> _TRY IT_:
What is needed is an exact copy of the line with "Compare two exposures. Camera A = 1/250" and all lines that follow it in the entries below, the last line included.
─── THE DATA ───
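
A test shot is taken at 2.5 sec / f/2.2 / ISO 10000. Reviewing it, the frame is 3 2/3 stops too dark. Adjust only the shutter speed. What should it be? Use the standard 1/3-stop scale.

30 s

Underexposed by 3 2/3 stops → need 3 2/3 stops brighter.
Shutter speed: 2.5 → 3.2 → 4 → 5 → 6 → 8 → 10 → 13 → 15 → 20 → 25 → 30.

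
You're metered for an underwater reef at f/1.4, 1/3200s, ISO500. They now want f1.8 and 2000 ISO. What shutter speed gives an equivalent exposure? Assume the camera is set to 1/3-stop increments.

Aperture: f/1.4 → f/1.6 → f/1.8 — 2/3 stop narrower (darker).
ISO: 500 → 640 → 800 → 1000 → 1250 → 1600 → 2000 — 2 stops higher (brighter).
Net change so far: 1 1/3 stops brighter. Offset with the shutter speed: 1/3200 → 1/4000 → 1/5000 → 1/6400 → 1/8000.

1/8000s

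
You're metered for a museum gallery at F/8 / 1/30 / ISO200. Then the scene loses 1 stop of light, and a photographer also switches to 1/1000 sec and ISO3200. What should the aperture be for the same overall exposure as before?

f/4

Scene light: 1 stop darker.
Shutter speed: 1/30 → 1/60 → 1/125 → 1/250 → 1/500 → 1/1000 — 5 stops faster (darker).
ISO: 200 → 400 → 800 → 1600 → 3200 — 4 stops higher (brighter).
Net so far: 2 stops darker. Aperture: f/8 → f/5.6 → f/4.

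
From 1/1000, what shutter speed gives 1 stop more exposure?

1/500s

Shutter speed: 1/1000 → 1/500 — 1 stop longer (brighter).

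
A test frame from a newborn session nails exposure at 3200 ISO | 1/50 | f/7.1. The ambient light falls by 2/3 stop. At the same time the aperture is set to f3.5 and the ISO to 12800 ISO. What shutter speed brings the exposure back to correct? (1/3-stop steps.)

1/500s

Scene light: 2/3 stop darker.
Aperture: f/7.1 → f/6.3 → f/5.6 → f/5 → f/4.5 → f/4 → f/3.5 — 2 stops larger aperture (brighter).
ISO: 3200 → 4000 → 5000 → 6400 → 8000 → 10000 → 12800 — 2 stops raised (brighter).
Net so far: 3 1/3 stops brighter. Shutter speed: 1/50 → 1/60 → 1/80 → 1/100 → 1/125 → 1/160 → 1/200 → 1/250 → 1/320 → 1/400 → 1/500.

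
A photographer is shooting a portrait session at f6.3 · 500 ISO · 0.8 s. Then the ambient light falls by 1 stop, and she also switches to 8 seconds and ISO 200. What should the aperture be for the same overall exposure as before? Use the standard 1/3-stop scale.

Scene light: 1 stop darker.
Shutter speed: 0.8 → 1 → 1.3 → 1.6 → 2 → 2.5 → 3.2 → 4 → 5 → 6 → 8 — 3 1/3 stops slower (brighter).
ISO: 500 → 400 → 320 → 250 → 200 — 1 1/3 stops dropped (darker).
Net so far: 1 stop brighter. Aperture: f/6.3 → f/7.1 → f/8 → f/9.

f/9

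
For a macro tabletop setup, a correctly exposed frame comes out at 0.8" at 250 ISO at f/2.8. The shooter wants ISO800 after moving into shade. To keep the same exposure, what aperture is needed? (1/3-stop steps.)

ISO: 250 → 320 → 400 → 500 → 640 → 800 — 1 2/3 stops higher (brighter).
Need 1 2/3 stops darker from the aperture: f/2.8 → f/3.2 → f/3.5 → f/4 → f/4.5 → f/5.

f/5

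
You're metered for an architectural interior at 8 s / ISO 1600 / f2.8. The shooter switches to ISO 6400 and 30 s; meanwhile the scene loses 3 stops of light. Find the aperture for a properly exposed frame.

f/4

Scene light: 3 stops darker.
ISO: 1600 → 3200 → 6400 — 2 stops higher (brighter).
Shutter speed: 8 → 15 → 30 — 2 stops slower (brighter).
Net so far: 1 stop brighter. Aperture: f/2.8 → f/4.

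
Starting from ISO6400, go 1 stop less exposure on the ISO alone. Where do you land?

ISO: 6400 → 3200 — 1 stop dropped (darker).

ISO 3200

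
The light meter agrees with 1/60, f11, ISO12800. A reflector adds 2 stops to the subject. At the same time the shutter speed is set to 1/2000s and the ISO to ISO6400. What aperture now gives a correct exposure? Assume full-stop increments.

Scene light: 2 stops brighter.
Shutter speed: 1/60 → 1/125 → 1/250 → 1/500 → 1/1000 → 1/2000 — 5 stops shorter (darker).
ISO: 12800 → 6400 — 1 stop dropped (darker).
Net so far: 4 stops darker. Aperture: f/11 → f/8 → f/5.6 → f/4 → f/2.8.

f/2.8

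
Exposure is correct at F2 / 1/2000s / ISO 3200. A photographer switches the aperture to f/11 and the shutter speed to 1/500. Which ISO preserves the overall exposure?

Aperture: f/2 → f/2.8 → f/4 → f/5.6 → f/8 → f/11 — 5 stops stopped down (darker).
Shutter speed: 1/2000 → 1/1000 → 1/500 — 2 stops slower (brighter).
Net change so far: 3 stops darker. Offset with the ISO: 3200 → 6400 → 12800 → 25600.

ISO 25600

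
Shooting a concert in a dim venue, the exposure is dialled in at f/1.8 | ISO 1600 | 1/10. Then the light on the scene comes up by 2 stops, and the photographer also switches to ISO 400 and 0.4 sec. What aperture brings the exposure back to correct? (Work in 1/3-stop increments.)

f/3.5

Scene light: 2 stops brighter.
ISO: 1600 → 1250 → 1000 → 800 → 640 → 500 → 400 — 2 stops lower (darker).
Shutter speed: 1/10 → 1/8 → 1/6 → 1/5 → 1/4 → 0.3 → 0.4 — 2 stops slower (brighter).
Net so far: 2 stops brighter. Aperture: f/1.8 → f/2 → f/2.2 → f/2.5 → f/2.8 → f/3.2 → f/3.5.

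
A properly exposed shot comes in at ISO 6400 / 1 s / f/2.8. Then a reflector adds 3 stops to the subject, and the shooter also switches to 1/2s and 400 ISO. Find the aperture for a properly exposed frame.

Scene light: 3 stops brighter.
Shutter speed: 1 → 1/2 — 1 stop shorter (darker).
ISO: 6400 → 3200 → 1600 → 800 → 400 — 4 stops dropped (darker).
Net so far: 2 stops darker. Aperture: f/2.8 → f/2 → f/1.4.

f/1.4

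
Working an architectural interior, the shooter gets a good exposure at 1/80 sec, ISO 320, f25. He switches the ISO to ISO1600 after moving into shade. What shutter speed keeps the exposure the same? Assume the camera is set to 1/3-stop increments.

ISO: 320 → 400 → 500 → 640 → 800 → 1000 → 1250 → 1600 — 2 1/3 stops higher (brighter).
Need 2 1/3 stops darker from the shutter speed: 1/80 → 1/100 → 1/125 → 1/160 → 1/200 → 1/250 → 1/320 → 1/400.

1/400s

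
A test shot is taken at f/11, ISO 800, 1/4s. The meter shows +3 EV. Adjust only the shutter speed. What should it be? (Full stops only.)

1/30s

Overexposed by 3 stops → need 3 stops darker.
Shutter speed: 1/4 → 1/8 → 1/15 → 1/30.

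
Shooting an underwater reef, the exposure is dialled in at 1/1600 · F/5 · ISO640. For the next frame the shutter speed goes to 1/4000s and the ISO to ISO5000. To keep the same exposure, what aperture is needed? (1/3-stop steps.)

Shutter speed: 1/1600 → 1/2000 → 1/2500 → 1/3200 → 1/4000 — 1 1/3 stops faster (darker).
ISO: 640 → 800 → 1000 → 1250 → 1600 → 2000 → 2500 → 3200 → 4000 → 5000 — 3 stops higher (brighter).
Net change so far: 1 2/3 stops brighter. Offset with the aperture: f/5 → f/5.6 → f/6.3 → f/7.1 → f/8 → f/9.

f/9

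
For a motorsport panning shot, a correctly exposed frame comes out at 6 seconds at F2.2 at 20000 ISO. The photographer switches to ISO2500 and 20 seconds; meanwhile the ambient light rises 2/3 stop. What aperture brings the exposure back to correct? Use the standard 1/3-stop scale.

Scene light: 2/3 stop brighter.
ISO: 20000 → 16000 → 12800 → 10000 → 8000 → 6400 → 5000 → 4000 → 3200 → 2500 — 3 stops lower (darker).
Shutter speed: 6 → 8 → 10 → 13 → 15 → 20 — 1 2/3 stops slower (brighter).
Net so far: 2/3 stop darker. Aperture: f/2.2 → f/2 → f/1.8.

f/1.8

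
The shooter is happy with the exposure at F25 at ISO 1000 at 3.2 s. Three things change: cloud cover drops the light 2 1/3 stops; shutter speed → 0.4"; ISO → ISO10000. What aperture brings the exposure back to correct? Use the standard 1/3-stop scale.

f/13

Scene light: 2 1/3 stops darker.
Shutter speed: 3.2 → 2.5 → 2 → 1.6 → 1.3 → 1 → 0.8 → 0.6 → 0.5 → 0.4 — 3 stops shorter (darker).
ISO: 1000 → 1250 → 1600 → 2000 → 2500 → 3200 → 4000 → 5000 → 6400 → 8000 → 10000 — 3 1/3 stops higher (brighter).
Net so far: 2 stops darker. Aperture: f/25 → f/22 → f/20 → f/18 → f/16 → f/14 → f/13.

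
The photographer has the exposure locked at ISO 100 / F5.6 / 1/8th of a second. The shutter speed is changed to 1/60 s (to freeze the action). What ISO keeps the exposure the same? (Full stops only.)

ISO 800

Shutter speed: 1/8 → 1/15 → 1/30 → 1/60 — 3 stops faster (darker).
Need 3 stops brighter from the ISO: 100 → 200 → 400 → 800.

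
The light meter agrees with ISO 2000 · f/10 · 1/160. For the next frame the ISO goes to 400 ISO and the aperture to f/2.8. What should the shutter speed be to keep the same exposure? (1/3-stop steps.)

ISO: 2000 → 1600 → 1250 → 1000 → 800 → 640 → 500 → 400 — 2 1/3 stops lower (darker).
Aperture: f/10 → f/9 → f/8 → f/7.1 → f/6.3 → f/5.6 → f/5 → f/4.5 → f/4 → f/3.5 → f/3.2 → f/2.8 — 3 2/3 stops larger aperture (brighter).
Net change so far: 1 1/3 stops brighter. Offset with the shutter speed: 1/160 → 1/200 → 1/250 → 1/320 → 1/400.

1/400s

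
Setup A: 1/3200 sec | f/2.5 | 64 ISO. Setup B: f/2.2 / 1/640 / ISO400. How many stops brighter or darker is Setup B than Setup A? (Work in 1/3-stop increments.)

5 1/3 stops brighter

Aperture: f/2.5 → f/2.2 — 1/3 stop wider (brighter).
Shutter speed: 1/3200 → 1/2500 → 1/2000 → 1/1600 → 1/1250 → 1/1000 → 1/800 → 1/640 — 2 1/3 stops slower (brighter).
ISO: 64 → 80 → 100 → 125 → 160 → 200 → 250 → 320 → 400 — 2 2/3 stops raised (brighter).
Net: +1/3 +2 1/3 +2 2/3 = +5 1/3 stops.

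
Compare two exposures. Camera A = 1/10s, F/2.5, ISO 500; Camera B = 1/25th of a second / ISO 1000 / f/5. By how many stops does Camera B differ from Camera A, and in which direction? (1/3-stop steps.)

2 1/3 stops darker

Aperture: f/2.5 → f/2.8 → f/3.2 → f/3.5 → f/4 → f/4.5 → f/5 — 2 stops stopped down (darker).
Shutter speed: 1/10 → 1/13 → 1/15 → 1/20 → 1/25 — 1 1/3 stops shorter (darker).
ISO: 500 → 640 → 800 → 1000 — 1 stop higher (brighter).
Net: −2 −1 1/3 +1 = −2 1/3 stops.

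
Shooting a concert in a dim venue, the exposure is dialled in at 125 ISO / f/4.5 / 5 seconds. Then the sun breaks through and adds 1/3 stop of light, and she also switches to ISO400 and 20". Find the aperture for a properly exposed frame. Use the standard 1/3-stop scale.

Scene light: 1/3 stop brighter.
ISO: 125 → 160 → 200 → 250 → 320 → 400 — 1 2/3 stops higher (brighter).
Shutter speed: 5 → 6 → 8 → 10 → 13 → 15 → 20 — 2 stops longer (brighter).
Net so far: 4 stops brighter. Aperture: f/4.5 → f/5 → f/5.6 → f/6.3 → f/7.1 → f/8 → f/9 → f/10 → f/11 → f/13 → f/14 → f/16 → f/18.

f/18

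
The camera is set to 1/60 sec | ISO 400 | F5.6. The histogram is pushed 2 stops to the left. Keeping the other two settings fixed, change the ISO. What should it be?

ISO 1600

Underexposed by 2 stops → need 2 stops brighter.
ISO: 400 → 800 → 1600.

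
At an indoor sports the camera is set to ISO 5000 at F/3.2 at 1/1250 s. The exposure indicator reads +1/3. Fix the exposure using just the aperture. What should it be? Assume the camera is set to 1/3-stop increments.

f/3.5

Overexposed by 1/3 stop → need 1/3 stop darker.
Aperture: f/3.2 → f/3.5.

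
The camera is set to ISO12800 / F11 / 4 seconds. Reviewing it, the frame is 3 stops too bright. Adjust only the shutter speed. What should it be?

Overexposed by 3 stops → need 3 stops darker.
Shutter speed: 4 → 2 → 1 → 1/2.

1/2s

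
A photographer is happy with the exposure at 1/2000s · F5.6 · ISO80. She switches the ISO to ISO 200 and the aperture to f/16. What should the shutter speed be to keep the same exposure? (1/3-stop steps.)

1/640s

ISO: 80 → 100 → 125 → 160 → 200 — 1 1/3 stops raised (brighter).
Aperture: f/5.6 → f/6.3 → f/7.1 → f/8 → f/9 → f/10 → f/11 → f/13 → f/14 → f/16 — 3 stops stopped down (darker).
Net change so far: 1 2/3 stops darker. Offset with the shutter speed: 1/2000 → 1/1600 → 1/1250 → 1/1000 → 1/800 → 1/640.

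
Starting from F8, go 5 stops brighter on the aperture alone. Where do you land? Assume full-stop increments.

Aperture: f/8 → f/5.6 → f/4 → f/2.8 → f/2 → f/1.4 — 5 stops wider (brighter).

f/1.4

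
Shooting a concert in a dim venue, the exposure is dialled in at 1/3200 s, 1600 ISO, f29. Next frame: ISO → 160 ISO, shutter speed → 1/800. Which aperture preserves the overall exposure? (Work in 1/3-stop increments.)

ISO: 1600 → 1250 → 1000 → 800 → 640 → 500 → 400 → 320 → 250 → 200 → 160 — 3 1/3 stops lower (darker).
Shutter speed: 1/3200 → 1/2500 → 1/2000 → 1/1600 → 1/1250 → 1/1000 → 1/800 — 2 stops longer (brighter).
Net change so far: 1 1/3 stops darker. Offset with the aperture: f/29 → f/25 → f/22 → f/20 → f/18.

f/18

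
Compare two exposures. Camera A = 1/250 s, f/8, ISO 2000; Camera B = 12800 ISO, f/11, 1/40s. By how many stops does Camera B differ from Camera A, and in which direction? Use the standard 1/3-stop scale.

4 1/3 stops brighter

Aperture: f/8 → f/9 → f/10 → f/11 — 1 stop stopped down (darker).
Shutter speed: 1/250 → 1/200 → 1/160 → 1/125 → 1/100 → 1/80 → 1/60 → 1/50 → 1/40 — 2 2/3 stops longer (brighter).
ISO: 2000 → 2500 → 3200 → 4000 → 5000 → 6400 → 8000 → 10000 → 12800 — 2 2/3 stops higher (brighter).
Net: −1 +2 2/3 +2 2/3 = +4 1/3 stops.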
───
> _WRITTEN RESPONSE_:
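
Compare two exposures. Camera A = 1/250 s, f/8, ISO 2000; Camera B = 12800 ISO, f/11, 1/40s. By how many stops does Camera B differ from Camera A, and in which direction? Use the standard 1/3-stop scale.

4 1/3 stops brighter

Aperture: f/8 → f/9 → f/10 → f/11 — 1 stop stopped down (darker).
Shutter speed: 1/250 → 1/200 → 1/160 → 1/125 → 1/100 → 1/80 → 1/60 → 1/50 → 1/40 — 2 2/3 stops longer (brighter).
ISO: 2000 → 2500 → 3200 → 4000 → 5000 → 6400 → 8000 → 10000 → 12800 — 2 2/3 stops higher (brighter).
Net: −1 +2 2/3 +2 2/3 = +4 1/3 stops.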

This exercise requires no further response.